DATA PROVIDED below:

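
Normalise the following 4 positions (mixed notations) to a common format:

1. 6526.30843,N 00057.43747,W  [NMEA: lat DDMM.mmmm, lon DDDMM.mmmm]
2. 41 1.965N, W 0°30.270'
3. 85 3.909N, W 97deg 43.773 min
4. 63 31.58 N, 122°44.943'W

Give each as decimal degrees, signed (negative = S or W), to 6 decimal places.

Point 1:
  Lat: degrees = first 2 digits = 65, minutes = 26.30843; 65 + 26.30843/60 = 65.4384738
  N → positive
  Lon: degrees = first 3 digits = 0, minutes = 57.43747; 0 + 57.43747/60 = 0.9572912
  W → negative
Point 2:
  Latitude: 41 + 1.965/60 = 41.0327500
  N → positive
  Longitude: 0 + 30.27/60 = 0.5045000
  hemisphere W, so the sign is −
Point 3:
  Lat: 3.909′ = 0.065150°; total 85.0651500
  N → positive
  Lon: 43.773′ = 0.729550°; total 97.7295500
  W ⇒ negate
Point 4:
  Lat: 31.58′ = 0.526333°; total 63.5263333
  N ⇒ keep positive
  Lon: 44.943′ = 0.749050°; total 122.7490500
  W ⇒ negate

1. 65.438474, -0.957291
2. 41.032750, -0.504500
3. 85.065150, -97.729550
4. 63.526333, -122.749050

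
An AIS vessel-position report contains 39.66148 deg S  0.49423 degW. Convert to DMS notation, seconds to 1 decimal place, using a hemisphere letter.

Latitude: 0.661480° → 39.68880′; 0.68880 × 60 = 41.328″
Longitude: 0.494230 × 60 = 29.65380′ → 29′, remainder × 60 = 39.228″

39°39′41.3″ S, 0°29′39.2″ W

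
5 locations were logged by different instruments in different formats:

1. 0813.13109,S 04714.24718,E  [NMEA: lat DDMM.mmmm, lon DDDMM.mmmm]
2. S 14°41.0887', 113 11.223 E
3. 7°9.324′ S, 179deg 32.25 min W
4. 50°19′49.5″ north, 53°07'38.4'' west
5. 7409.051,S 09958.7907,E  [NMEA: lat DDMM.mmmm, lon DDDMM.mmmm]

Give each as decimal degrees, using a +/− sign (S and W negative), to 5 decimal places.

1. -8.21885, 47.23745
2. -14.68481, 113.18705
3. -7.15540, -179.53750
4. 50.33042, -53.12733
5. -74.15085, 99.97985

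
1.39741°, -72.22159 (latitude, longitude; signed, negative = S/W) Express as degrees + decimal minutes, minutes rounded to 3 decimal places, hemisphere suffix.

1° 23.845′ N, 72° 13.295′ W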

End of DATA PROVIDED.

## ASSIGNED TASK
Set down exactly the lines from the opening line of the material through the line in which "4. 63 31.58 N, 122°44.943'W" occurs, both included, and no other lines.

## FINAL ANSWER
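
Normalise the following 4 positions (mixed notations) to a common format:

1. 6526.30843,N 00057.43747,W  [NMEA: lat DDMM.mmmm, lon DDDMM.mmmm]
2. 41 1.965N, W 0°30.270'
3. 85 3.909N, W 97deg 43.773 min
4. 63 31.58 N, 122°44.943'W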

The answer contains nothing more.